- _MATERIAL TO PROCESS_:

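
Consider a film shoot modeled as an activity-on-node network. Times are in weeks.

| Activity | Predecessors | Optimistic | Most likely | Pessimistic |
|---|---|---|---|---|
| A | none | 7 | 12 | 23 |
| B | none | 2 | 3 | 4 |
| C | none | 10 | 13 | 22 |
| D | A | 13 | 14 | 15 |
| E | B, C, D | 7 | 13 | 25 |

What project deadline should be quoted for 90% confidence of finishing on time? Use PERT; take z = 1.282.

46.2 weeks

te_A = (7 + 4·12 + 23)/6 = 78/6 = 13; σ²_A = ((23−7)/6)² = 7.111
te_B = (2 + 4·3 + 4)/6 = 18/6 = 3; σ²_B = ((4−2)/6)² = 0.111
te_C = (10 + 4·13 + 22)/6 = 84/6 = 14; σ²_C = ((22−10)/6)² = 4.000
te_D = (13 + 4·14 + 15)/6 = 84/6 = 14; σ²_D = ((15−13)/6)² = 0.111
te_E = (7 + 4·13 + 25)/6 = 84/6 = 14; σ²_E = ((25−7)/6)² = 9.000

Forward pass:
ES_A = 0; EF_A = 13
ES_B = 0; EF_B = 3
ES_C = 0; EF_C = 14
ES_D = 13; EF_D = 13+14 = 27
ES_E = max(EF_B=3, EF_C=14, EF_D=27) = 27; EF_E = 27+14 = 41
Expected project duration μ = 41 weeks. Critical path: A → D → E.

Variance along critical path = 7.111 + 0.111 + 9.000 = 16.222; σ = 4.028 weeks.
D = μ + z·σ = 41 + 1.282·4.028 = 46.2 weeks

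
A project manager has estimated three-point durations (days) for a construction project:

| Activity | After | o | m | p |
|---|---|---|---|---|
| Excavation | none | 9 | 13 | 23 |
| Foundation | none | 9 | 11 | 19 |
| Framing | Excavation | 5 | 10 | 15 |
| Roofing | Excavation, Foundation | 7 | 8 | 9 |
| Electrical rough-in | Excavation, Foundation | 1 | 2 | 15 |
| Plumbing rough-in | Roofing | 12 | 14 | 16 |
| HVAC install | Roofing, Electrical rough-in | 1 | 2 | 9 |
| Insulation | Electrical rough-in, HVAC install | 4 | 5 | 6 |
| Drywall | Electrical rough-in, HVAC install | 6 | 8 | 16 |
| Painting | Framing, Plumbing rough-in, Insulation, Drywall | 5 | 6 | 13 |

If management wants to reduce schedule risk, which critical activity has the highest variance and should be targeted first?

Excavation

te_Excavation = (9 + 4·13 + 23)/6 = 84/6 = 14; σ²_Excavation = ((23−9)/6)² = 5.444
te_Foundation = (9 + 4·11 + 19)/6 = 72/6 = 12; σ²_Foundation = ((19−9)/6)² = 2.778
te_Framing = (5 + 4·10 + 15)/6 = 60/6 = 10; σ²_Framing = ((15−5)/6)² = 2.778
te_Roofing = (7 + 4·8 + 9)/6 = 48/6 = 8; σ²_Roofing = ((9−7)/6)² = 0.111
te_Electrical rough-in = (1 + 4·2 + 15)/6 = 24/6 = 4; σ²_Electrical rough-in = ((15−1)/6)² = 5.444
te_Plumbing rough-in = (12 + 4·14 + 16)/6 = 84/6 = 14; σ²_Plumbing rough-in = ((16−12)/6)² = 0.444
te_HVAC install = (1 + 4·2 + 9)/6 = 18/6 = 3; σ²_HVAC install = ((9−1)/6)² = 1.778
te_Insulation = (4 + 4·5 + 6)/6 = 30/6 = 5; σ²_Insulation = ((6−4)/6)² = 0.111
te_Drywall = (6 + 4·8 + 16)/6 = 54/6 = 9; σ²_Drywall = ((16−6)/6)² = 2.778
te_Painting = (5 + 4·6 + 13)/6 = 42/6 = 7; σ²_Painting = ((13−5)/6)² = 1.778

Forward pass:
ES_Excavation = 0; EF_Excavation = 14
ES_Foundation = 0; EF_Foundation = 12
ES_Framing = 14; EF_Framing = 14+10 = 24
ES_Roofing = max(EF_Excavation=14, EF_Foundation=12) = 14; EF_Roofing = 14+8 = 22
ES_Electrical rough-in = max(EF_Excavation=14, EF_Foundation=12) = 14; EF_Electrical rough-in = 14+4 = 18
ES_Plumbing rough-in = 22; EF_Plumbing rough-in = 22+14 = 36
ES_HVAC install = max(EF_Roofing=22, EF_Electrical rough-in=18) = 22; EF_HVAC install = 22+3 = 25
ES_Insulation = max(EF_Electrical rough-in=18, EF_HVAC install=25) = 25; EF_Insulation = 25+5 = 30
ES_Drywall = max(EF_Electrical rough-in=18, EF_HVAC install=25) = 25; EF_Drywall = 25+9 = 34
ES_Painting = max(EF_Framing=24, EF_Plumbing rough-in=36, EF_Insulation=30, EF_Drywall=34) = 36; EF_Painting = 36+7 = 43
Expected project duration μ = 43 days. Critical path: Excavation → Roofing → Plumbing rough-in → Painting.

Variances on critical path: σ²_Excavation=5.444, σ²_Roofing=0.111, σ²_Plumbing rough-in=0.444, σ²_Painting=1.778.
Largest is σ²_Excavation = 5.444.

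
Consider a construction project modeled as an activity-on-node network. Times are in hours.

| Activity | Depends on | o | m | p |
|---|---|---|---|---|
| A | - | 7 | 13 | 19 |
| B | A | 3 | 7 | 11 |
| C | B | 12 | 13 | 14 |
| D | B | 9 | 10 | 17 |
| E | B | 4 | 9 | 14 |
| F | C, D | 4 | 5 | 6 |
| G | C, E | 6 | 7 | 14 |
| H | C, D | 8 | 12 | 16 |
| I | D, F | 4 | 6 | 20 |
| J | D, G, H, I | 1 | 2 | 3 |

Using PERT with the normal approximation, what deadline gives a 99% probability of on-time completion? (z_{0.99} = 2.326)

te_A = (7 + 4·13 + 19)/6 = 78/6 = 13; σ²_A = ((19−7)/6)² = 4.000
te_B = (3 + 4·7 + 11)/6 = 42/6 = 7; σ²_B = ((11−3)/6)² = 1.778
te_C = (12 + 4·13 + 14)/6 = 78/6 = 13; σ²_C = ((14−12)/6)² = 0.111
te_D = (9 + 4·10 + 17)/6 = 66/6 = 11; σ²_D = ((17−9)/6)² = 1.778
te_E = (4 + 4·9 + 14)/6 = 54/6 = 9; σ²_E = ((14−4)/6)² = 2.778
te_F = (4 + 4·5 + 6)/6 = 30/6 = 5; σ²_F = ((6−4)/6)² = 0.111
te_G = (6 + 4·7 + 14)/6 = 48/6 = 8; σ²_G = ((14−6)/6)² = 1.778
te_H = (8 + 4·12 + 16)/6 = 72/6 = 12; σ²_H = ((16−8)/6)² = 1.778
te_I = (4 + 4·6 + 20)/6 = 48/6 = 8; σ²_I = ((20−4)/6)² = 7.111
te_J = (1 + 4·2 + 3)/6 = 12/6 = 2; σ²_J = ((3−1)/6)² = 0.111

Forward pass:
ES_A = 0; EF_A = 13
ES_B = 13; EF_B = 13+7 = 20
ES_C = 20; EF_C = 20+13 = 33
ES_D = 20; EF_D = 20+11 = 31
ES_E = 20; EF_E = 20+9 = 29
ES_F = max(EF_C=33, EF_D=31) = 33; EF_F = 33+5 = 38
ES_G = max(EF_C=33, EF_E=29) = 33; EF_G = 33+8 = 41
ES_H = max(EF_C=33, EF_D=31) = 33; EF_H = 33+12 = 45
ES_I = max(EF_D=31, EF_F=38) = 38; EF_I = 38+8 = 46
ES_J = max(EF_D=31, EF_G=41, EF_H=45, EF_I=46) = 46; EF_J = 46+2 = 48
Expected project duration μ = 48 hours. Critical path: A → B → C → F → I → J.

Variance along critical path = 4.000 + 1.778 + 0.111 + 0.111 + 7.111 + 0.111 = 13.222; σ = 3.636 hours.
D = μ + z·σ = 48 + 2.326·3.636 = 56.5 hours

56.5 hours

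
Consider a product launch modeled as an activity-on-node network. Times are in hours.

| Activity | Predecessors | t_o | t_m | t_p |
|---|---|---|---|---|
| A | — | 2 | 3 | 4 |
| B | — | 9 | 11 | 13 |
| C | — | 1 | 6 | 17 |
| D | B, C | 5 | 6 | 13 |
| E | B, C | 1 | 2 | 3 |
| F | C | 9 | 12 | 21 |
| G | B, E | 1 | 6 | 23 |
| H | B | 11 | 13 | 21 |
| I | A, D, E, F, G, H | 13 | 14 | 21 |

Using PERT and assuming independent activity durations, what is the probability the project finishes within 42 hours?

te_A = (2 + 4·3 + 4)/6 = 18/6 = 3; σ²_A = ((4−2)/6)² = 0.111
te_B = (9 + 4·11 + 13)/6 = 66/6 = 11; σ²_B = ((13−9)/6)² = 0.444
te_C = (1 + 4·6 + 17)/6 = 42/6 = 7; σ²_C = ((17−1)/6)² = 7.111
te_D = (5 + 4·6 + 13)/6 = 42/6 = 7; σ²_D = ((13−5)/6)² = 1.778
te_E = (1 + 4·2 + 3)/6 = 12/6 = 2; σ²_E = ((3−1)/6)² = 0.111
te_F = (9 + 4·12 + 21)/6 = 78/6 = 13; σ²_F = ((21−9)/6)² = 4.000
te_G = (1 + 4·6 + 23)/6 = 48/6 = 8; σ²_G = ((23−1)/6)² = 13.444
te_H = (11 + 4·13 + 21)/6 = 84/6 = 14; σ²_H = ((21−11)/6)² = 2.778
te_I = (13 + 4·14 + 21)/6 = 90/6 = 15; σ²_I = ((21−13)/6)² = 1.778

Forward pass:
ES_A = 0; EF_A = 3
ES_B = 0; EF_B = 11
ES_C = 0; EF_C = 7
ES_D = max(EF_B=11, EF_C=7) = 11; EF_D = 11+7 = 18
ES_E = max(EF_B=11, EF_C=7) = 11; EF_E = 11+2 = 13
ES_F = 7; EF_F = 7+13 = 20
ES_G = max(EF_B=11, EF_E=13) = 13; EF_G = 13+8 = 21
ES_H = 11; EF_H = 11+14 = 25
ES_I = max(EF_A=3, EF_D=18, EF_E=13, EF_F=20, EF_G=21, EF_H=25) = 25; EF_I = 25+15 = 40
Expected project duration μ = 40 hours. Critical path: B → H → I.

Variance along critical path = 0.444 + 2.778 + 1.778 = 5.000; σ = √5.000 = 2.236 hours.
Z = (42 − 40) / 2.236 = 0.894
P(T ≤ 42) = Φ(0.894) ≈ 0.814

0.814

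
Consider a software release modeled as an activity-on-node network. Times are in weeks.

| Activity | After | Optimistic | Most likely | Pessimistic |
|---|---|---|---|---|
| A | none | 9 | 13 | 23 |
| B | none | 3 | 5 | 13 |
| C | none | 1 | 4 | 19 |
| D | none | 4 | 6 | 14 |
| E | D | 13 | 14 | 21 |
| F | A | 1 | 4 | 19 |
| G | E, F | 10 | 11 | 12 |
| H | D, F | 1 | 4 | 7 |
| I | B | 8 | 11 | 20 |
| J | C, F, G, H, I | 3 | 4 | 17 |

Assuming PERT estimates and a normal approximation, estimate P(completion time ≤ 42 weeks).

te_A = (9 + 4·13 + 23)/6 = 84/6 = 14; σ²_A = ((23−9)/6)² = 5.444
te_B = (3 + 4·5 + 13)/6 = 36/6 = 6; σ²_B = ((13−3)/6)² = 2.778
te_C = (1 + 4·4 + 19)/6 = 36/6 = 6; σ²_C = ((19−1)/6)² = 9.000
te_D = (4 + 4·6 + 14)/6 = 42/6 = 7; σ²_D = ((14−4)/6)² = 2.778
te_E = (13 + 4·14 + 21)/6 = 90/6 = 15; σ²_E = ((21−13)/6)² = 1.778
te_F = (1 + 4·4 + 19)/6 = 36/6 = 6; σ²_F = ((19−1)/6)² = 9.000
te_G = (10 + 4·11 + 12)/6 = 66/6 = 11; σ²_G = ((12−10)/6)² = 0.111
te_H = (1 + 4·4 + 7)/6 = 24/6 = 4; σ²_H = ((7−1)/6)² = 1.000
te_I = (8 + 4·11 + 20)/6 = 72/6 = 12; σ²_I = ((20−8)/6)² = 4.000
te_J = (3 + 4·4 + 17)/6 = 36/6 = 6; σ²_J = ((17−3)/6)² = 5.444

Forward pass:
ES_A = 0; EF_A = 14
ES_B = 0; EF_B = 6
ES_C = 0; EF_C = 6
ES_D = 0; EF_D = 7
ES_E = 7; EF_E = 7+15 = 22
ES_F = 14; EF_F = 14+6 = 20
ES_G = max(EF_E=22, EF_F=20) = 22; EF_G = 22+11 = 33
ES_H = max(EF_D=7, EF_F=20) = 20; EF_H = 20+4 = 24
ES_I = 6; EF_I = 6+12 = 18
ES_J = max(EF_C=6, EF_F=20, EF_G=33, EF_H=24, EF_I=18) = 33; EF_J = 33+6 = 39
Expected project duration μ = 39 weeks. Critical path: D → E → G → J.

Variance along critical path = 2.778 + 1.778 + 0.111 + 5.444 = 10.111; σ = √10.111 = 3.180 weeks.
Z = (42 − 39) / 3.180 = 0.943
P(T ≤ 42) = Φ(0.943) ≈ 0.827

0.827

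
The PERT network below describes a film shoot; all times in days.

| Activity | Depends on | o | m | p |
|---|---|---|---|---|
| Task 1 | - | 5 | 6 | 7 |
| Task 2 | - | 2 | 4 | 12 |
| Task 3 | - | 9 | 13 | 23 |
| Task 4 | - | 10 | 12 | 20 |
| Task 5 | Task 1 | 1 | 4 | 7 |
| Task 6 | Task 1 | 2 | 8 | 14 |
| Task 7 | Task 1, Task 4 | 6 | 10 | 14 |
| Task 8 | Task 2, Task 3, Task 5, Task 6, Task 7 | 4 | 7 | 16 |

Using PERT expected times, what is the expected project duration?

31 days

te_Task 1 = (5 + 4·6 + 7)/6 = 36/6 = 6
te_Task 2 = (2 + 4·4 + 12)/6 = 30/6 = 5
te_Task 3 = (9 + 4·13 + 23)/6 = 84/6 = 14
te_Task 4 = (10 + 4·12 + 20)/6 = 78/6 = 13
te_Task 5 = (1 + 4·4 + 7)/6 = 24/6 = 4
te_Task 6 = (2 + 4·8 + 14)/6 = 48/6 = 8
te_Task 7 = (6 + 4·10 + 14)/6 = 60/6 = 10
te_Task 8 = (4 + 4·7 + 16)/6 = 48/6 = 8

Forward pass:
ES_Task 1 = 0; EF_Task 1 = 6
ES_Task 2 = 0; EF_Task 2 = 5
ES_Task 3 = 0; EF_Task 3 = 14
ES_Task 4 = 0; EF_Task 4 = 13
ES_Task 5 = 6; EF_Task 5 = 6+4 = 10
ES_Task 6 = 6; EF_Task 6 = 6+8 = 14
ES_Task 7 = max(EF_Task 1=6, EF_Task 4=13) = 13; EF_Task 7 = 13+10 = 23
ES_Task 8 = max(EF_Task 2=5, EF_Task 3=14, EF_Task 5=10, EF_Task 6=14, EF_Task 7=23) = 23; EF_Task 8 = 23+8 = 31
Expected project duration μ = 31 days. Critical path: Task 4 → Task 7 → Task 8.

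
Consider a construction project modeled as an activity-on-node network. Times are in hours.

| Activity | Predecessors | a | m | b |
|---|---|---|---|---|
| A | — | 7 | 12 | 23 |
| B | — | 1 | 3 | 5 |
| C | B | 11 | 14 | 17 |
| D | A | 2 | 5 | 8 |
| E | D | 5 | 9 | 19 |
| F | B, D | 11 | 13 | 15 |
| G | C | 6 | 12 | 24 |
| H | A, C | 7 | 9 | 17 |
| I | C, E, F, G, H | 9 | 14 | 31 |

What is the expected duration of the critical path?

47 hours

te_A = (7 + 4·12 + 23)/6 = 78/6 = 13
te_B = (1 + 4·3 + 5)/6 = 18/6 = 3
te_C = (11 + 4·14 + 17)/6 = 84/6 = 14
te_D = (2 + 4·5 + 8)/6 = 30/6 = 5
te_E = (5 + 4·9 + 19)/6 = 60/6 = 10
te_F = (11 + 4·13 + 15)/6 = 78/6 = 13
te_G = (6 + 4·12 + 24)/6 = 78/6 = 13
te_H = (7 + 4·9 + 17)/6 = 60/6 = 10
te_I = (9 + 4·14 + 31)/6 = 96/6 = 16

Forward pass:
ES_A = 0; EF_A = 13
ES_B = 0; EF_B = 3
ES_C = 3; EF_C = 3+14 = 17
ES_D = 13; EF_D = 13+5 = 18
ES_E = 18; EF_E = 18+10 = 28
ES_F = max(EF_B=3, EF_D=18) = 18; EF_F = 18+13 = 31
ES_G = 17; EF_G = 17+13 = 30
ES_H = max(EF_A=13, EF_C=17) = 17; EF_H = 17+10 = 27
ES_I = max(EF_C=17, EF_E=28, EF_F=31, EF_G=30, EF_H=27) = 31; EF_I = 31+16 = 47
Expected project duration μ = 47 hours. Critical path: A → D → F → I.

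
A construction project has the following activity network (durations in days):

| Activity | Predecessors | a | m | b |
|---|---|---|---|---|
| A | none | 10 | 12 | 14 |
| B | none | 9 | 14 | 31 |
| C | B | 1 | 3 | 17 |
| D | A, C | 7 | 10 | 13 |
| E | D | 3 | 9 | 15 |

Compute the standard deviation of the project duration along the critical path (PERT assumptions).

5.06 days

te_A = (10 + 4·12 + 14)/6 = 72/6 = 12; σ²_A = ((14−10)/6)² = 0.444
te_B = (9 + 4·14 + 31)/6 = 96/6 = 16; σ²_B = ((31−9)/6)² = 13.444
te_C = (1 + 4·3 + 17)/6 = 30/6 = 5; σ²_C = ((17−1)/6)² = 7.111
te_D = (7 + 4·10 + 13)/6 = 60/6 = 10; σ²_D = ((13−7)/6)² = 1.000
te_E = (3 + 4·9 + 15)/6 = 54/6 = 9; σ²_E = ((15−3)/6)² = 4.000

Forward pass:
ES_A = 0; EF_A = 12
ES_B = 0; EF_B = 16
ES_C = 16; EF_C = 16+5 = 21
ES_D = max(EF_A=12, EF_C=21) = 21; EF_D = 21+10 = 31
ES_E = 31; EF_E = 31+9 = 40
Expected project duration μ = 40 days. Critical path: B → C → D → E.

Variance along critical path = 13.444 + 7.111 + 1.000 + 4.000 = 25.556
σ = √25.556 = 5.055 days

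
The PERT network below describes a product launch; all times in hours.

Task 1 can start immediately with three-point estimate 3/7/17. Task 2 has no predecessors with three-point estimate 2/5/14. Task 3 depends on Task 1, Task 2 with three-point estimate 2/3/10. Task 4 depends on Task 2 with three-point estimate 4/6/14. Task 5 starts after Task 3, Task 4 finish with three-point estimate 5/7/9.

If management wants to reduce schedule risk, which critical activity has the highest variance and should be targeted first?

Task 2

te_Task 1 = (3 + 4·7 + 17)/6 = 48/6 = 8; σ²_Task 1 = ((17−3)/6)² = 5.444
te_Task 2 = (2 + 4·5 + 14)/6 = 36/6 = 6; σ²_Task 2 = ((14−2)/6)² = 4.000
te_Task 3 = (2 + 4·3 + 10)/6 = 24/6 = 4; σ²_Task 3 = ((10−2)/6)² = 1.778
te_Task 4 = (4 + 4·6 + 14)/6 = 42/6 = 7; σ²_Task 4 = ((14−4)/6)² = 2.778
te_Task 5 = (5 + 4·7 + 9)/6 = 42/6 = 7; σ²_Task 5 = ((9−5)/6)² = 0.444

Forward pass:
ES_Task 1 = 0; EF_Task 1 = 8
ES_Task 2 = 0; EF_Task 2 = 6
ES_Task 3 = max(EF_Task 1=8, EF_Task 2=6) = 8; EF_Task 3 = 8+4 = 12
ES_Task 4 = 6; EF_Task 4 = 6+7 = 13
ES_Task 5 = max(EF_Task 3=12, EF_Task 4=13) = 13; EF_Task 5 = 13+7 = 20
Expected project duration μ = 20 hours. Critical path: Task 2 → Task 4 → Task 5.

Variances on critical path: σ²_Task 2=4.000, σ²_Task 4=2.778, σ²_Task 5=0.444.
Largest is σ²_Task 2 = 4.000.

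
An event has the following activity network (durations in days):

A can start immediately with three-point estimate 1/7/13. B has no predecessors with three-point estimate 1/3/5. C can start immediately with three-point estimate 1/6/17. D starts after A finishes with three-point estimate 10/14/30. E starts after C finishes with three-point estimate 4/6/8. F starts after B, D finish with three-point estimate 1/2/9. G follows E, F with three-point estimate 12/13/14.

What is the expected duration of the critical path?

te_A = (1 + 4·7 + 13)/6 = 42/6 = 7
te_B = (1 + 4·3 + 5)/6 = 18/6 = 3
te_C = (1 + 4·6 + 17)/6 = 42/6 = 7
te_D = (10 + 4·14 + 30)/6 = 96/6 = 16
te_E = (4 + 4·6 + 8)/6 = 36/6 = 6
te_F = (1 + 4·2 + 9)/6 = 18/6 = 3
te_G = (12 + 4·13 + 14)/6 = 78/6 = 13

Forward pass:
ES_A = 0; EF_A = 7
ES_B = 0; EF_B = 3
ES_C = 0; EF_C = 7
ES_D = 7; EF_D = 7+16 = 23
ES_E = 7; EF_E = 7+6 = 13
ES_F = max(EF_B=3, EF_D=23) = 23; EF_F = 23+3 = 26
ES_G = max(EF_E=13, EF_F=26) = 26; EF_G = 26+13 = 39
Expected project duration μ = 39 days. Critical path: A → D → F → G.

39 days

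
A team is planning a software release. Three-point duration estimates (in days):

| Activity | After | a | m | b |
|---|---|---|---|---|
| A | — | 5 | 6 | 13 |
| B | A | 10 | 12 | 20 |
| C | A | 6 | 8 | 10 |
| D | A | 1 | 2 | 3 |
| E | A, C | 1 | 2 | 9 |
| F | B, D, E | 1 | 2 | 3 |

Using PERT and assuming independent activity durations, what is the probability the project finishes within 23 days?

0.678

te_A = (5 + 4·6 + 13)/6 = 42/6 = 7; σ²_A = ((13−5)/6)² = 1.778
te_B = (10 + 4·12 + 20)/6 = 78/6 = 13; σ²_B = ((20−10)/6)² = 2.778
te_C = (6 + 4·8 + 10)/6 = 48/6 = 8; σ²_C = ((10−6)/6)² = 0.444
te_D = (1 + 4·2 + 3)/6 = 12/6 = 2; σ²_D = ((3−1)/6)² = 0.111
te_E = (1 + 4·2 + 9)/6 = 18/6 = 3; σ²_E = ((9−1)/6)² = 1.778
te_F = (1 + 4·2 + 3)/6 = 12/6 = 2; σ²_F = ((3−1)/6)² = 0.111

Forward pass:
ES_A = 0; EF_A = 7
ES_B = 7; EF_B = 7+13 = 20
ES_C = 7; EF_C = 7+8 = 15
ES_D = 7; EF_D = 7+2 = 9
ES_E = max(EF_A=7, EF_C=15) = 15; EF_E = 15+3 = 18
ES_F = max(EF_B=20, EF_D=9, EF_E=18) = 20; EF_F = 20+2 = 22
Expected project duration μ = 22 days. Critical path: A → B → F.

Variance along critical path = 1.778 + 2.778 + 0.111 = 4.667; σ = √4.667 = 2.160 days.
Z = (23 − 22) / 2.160 = 0.463
P(T ≤ 23) = Φ(0.463) ≈ 0.678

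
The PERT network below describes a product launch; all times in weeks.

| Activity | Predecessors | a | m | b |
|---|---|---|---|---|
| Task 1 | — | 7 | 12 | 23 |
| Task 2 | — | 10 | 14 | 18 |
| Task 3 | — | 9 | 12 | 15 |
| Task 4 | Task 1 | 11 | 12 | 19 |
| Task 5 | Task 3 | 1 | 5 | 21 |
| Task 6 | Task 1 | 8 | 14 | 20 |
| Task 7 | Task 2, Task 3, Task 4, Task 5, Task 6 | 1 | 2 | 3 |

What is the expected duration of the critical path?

29 weeks

te_Task 1 = (7 + 4·12 + 23)/6 = 78/6 = 13
te_Task 2 = (10 + 4·14 + 18)/6 = 84/6 = 14
te_Task 3 = (9 + 4·12 + 15)/6 = 72/6 = 12
te_Task 4 = (11 + 4·12 + 19)/6 = 78/6 = 13
te_Task 5 = (1 + 4·5 + 21)/6 = 42/6 = 7
te_Task 6 = (8 + 4·14 + 20)/6 = 84/6 = 14
te_Task 7 = (1 + 4·2 + 3)/6 = 12/6 = 2

Forward pass:
ES_Task 1 = 0; EF_Task 1 = 13
ES_Task 2 = 0; EF_Task 2 = 14
ES_Task 3 = 0; EF_Task 3 = 12
ES_Task 4 = 13; EF_Task 4 = 13+13 = 26
ES_Task 5 = 12; EF_Task 5 = 12+7 = 19
ES_Task 6 = 13; EF_Task 6 = 13+14 = 27
ES_Task 7 = max(EF_Task 2=14, EF_Task 3=12, EF_Task 4=26, EF_Task 5=19, EF_Task 6=27) = 27; EF_Task 7 = 27+2 = 29
Expected project duration μ = 29 weeks. Critical path: Task 1 → Task 6 → Task 7.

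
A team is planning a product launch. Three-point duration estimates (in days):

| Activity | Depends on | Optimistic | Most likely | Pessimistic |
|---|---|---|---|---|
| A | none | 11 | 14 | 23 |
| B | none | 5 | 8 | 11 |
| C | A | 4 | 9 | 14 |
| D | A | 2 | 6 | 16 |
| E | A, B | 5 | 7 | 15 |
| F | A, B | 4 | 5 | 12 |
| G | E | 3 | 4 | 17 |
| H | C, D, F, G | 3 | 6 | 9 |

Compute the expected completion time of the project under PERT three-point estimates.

te_A = (11 + 4·14 + 23)/6 = 90/6 = 15
te_B = (5 + 4·8 + 11)/6 = 48/6 = 8
te_C = (4 + 4·9 + 14)/6 = 54/6 = 9
te_D = (2 + 4·6 + 16)/6 = 42/6 = 7
te_E = (5 + 4·7 + 15)/6 = 48/6 = 8
te_F = (4 + 4·5 + 12)/6 = 36/6 = 6
te_G = (3 + 4·4 + 17)/6 = 36/6 = 6
te_H = (3 + 4·6 + 9)/6 = 36/6 = 6

Forward pass:
ES_A = 0; EF_A = 15
ES_B = 0; EF_B = 8
ES_C = 15; EF_C = 15+9 = 24
ES_D = 15; EF_D = 15+7 = 22
ES_E = max(EF_A=15, EF_B=8) = 15; EF_E = 15+8 = 23
ES_F = max(EF_A=15, EF_B=8) = 15; EF_F = 15+6 = 21
ES_G = 23; EF_G = 23+6 = 29
ES_H = max(EF_C=24, EF_D=22, EF_F=21, EF_G=29) = 29; EF_H = 29+6 = 35
Expected project duration μ = 35 days. Critical path: A → E → G → H.

35 days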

- _WHAT YOU SHOULD DO_: Transcribe verbatim. Cover the lines from the first line of the entries above to the line containing "7 | 13 | 25 |", inclusive.

- _OUTPUT_:
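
Consider a film shoot modeled as an activity-on-node network. Times are in weeks.

| Activity | Predecessors | Optimistic | Most likely | Pessimistic |
|---|---|---|---|---|
| A | none | 7 | 12 | 23 |
| B | none | 2 | 3 | 4 |
| C | none | 10 | 13 | 22 |
| D | A | 13 | 14 | 15 |
| E | B, C, D | 7 | 13 | 25 |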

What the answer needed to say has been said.